§ TASK OBJECTIVE
A faithful copy is needed. Set down all of the data below exactly.
►
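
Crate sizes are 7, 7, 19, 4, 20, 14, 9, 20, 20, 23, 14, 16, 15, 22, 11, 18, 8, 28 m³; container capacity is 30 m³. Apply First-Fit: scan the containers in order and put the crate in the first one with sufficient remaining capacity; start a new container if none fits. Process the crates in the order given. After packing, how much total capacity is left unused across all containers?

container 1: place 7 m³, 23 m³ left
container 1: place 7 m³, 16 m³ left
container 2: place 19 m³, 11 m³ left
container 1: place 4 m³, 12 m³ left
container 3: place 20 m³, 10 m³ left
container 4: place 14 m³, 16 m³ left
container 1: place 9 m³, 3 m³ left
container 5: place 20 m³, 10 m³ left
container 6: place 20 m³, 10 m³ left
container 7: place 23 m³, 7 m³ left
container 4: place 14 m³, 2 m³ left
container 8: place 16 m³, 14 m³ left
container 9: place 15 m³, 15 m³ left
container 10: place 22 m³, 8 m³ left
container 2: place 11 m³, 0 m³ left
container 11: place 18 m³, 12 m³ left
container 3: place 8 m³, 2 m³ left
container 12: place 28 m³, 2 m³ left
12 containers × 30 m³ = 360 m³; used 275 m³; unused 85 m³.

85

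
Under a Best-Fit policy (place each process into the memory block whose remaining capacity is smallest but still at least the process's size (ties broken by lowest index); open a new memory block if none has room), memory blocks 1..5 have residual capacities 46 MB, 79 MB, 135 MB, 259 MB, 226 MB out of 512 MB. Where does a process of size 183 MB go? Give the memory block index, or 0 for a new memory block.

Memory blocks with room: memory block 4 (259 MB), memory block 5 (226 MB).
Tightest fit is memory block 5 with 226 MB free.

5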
◄
§ RESPONSE BOX
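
Crate sizes are 7, 7, 19, 4, 20, 14, 9, 20, 20, 23, 14, 16, 15, 22, 11, 18, 8, 28 m³; container capacity is 30 m³. Apply First-Fit: scan the containers in order and put the crate in the first one with sufficient remaining capacity; start a new container if none fits. Process the crates in the order given. After packing, how much total capacity is left unused across all containers?

container 1: place 7 m³, 23 m³ left
container 1: place 7 m³, 16 m³ left
container 2: place 19 m³, 11 m³ left
container 1: place 4 m³, 12 m³ left
container 3: place 20 m³, 10 m³ left
container 4: place 14 m³, 16 m³ left
container 1: place 9 m³, 3 m³ left
container 5: place 20 m³, 10 m³ left
container 6: place 20 m³, 10 m³ left
container 7: place 23 m³, 7 m³ left
container 4: place 14 m³, 2 m³ left
container 8: place 16 m³, 14 m³ left
container 9: place 15 m³, 15 m³ left
container 10: place 22 m³, 8 m³ left
container 2: place 11 m³, 0 m³ left
container 11: place 18 m³, 12 m³ left
container 3: place 8 m³, 2 m³ left
container 12: place 28 m³, 2 m³ left
12 containers × 30 m³ = 360 m³; used 275 m³; unused 85 m³.

85

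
Under a Best-Fit policy (place each process into the memory block whose remaining capacity is smallest but still at least the process's size (ties broken by lowest index); open a new memory block if none has room), memory blocks 1..5 have residual capacities 46 MB, 79 MB, 135 MB, 259 MB, 226 MB out of 512 MB. Where does a process of size 183 MB go? Give the memory block index, or 0 for a new memory block.

Memory blocks with room: memory block 4 (259 MB), memory block 5 (226 MB).
Tightest fit is memory block 5 with 226 MB free.

5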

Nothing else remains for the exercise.